* GIVEN DATA *
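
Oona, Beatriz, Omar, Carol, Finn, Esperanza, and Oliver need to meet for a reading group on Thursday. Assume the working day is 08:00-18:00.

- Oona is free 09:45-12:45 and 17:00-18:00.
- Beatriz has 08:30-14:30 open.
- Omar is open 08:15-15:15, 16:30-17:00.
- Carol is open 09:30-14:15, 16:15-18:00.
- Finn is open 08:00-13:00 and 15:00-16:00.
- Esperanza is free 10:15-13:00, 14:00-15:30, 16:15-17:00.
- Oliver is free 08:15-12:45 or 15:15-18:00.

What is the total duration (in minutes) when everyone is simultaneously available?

Oona ∩ Beatriz: 09:45-12:45.
Oona ∩ Beatriz ∩ Omar: 09:45-12:45.
Oona ∩ Beatriz ∩ Omar ∩ Carol: 09:45-12:45.
Oona ∩ Beatriz ∩ Omar ∩ Carol ∩ Finn: 09:45-12:45.
Oona ∩ Beatriz ∩ Omar ∩ Carol ∩ Finn ∩ Esperanza: 10:15-12:45.
Oona ∩ Beatriz ∩ Omar ∩ Carol ∩ Finn ∩ Esperanza ∩ Oliver: 10:15-12:45.
Those are the intersection windows.
That's a single block of 150 minutes.

150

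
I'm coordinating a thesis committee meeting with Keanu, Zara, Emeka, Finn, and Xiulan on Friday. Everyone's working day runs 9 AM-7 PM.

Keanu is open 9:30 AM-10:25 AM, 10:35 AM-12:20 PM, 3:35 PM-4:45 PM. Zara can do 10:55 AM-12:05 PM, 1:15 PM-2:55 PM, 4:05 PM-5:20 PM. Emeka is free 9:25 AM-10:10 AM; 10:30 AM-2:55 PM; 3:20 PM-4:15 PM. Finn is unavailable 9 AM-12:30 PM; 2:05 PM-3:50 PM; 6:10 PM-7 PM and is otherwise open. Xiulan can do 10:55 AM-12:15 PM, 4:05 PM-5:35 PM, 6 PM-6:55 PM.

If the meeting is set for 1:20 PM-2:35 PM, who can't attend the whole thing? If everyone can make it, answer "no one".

Finn, Keanu, Xiulan

Keanu free: 09:30-10:25, 10:35-12:20, 15:35-16:45.
Zara free: 10:55-12:05, 13:15-14:55, 16:05-17:20.
Emeka free: 09:25-10:10, 10:30-14:55, 15:20-16:15.
Finn free: 12:30-14:05, 15:50-18:10 (invert busy blocks within the working day).
Xiulan free: 10:55-12:15, 16:05-17:35, 18:00-18:55.
Keanu: not fully free for 13:20-14:35. Zara: free for 13:20-14:35. Emeka: free for 13:20-14:35. Finn: not fully free for 13:20-14:35. Xiulan: not fully free for 13:20-14:35.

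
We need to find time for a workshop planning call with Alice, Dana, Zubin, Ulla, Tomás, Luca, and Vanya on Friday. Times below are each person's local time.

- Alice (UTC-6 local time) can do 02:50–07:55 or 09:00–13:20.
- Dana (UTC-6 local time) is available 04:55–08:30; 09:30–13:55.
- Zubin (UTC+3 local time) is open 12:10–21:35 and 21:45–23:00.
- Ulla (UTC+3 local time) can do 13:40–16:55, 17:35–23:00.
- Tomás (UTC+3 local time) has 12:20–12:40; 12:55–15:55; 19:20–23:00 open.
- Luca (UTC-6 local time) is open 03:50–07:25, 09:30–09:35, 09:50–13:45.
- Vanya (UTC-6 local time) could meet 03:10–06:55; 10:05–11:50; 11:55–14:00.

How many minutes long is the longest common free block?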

* TASK *
Make an exact copy of every line from the one with "- Vanya (UTC-6" to the end of the data, with the first and last of those lines included.

* PROBLEM SOLUTION *
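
- Vanya (UTC-6 local time) could meet 03:10–06:55; 10:05–11:50; 11:55–14:00.

How many minutes long is the longest common free block?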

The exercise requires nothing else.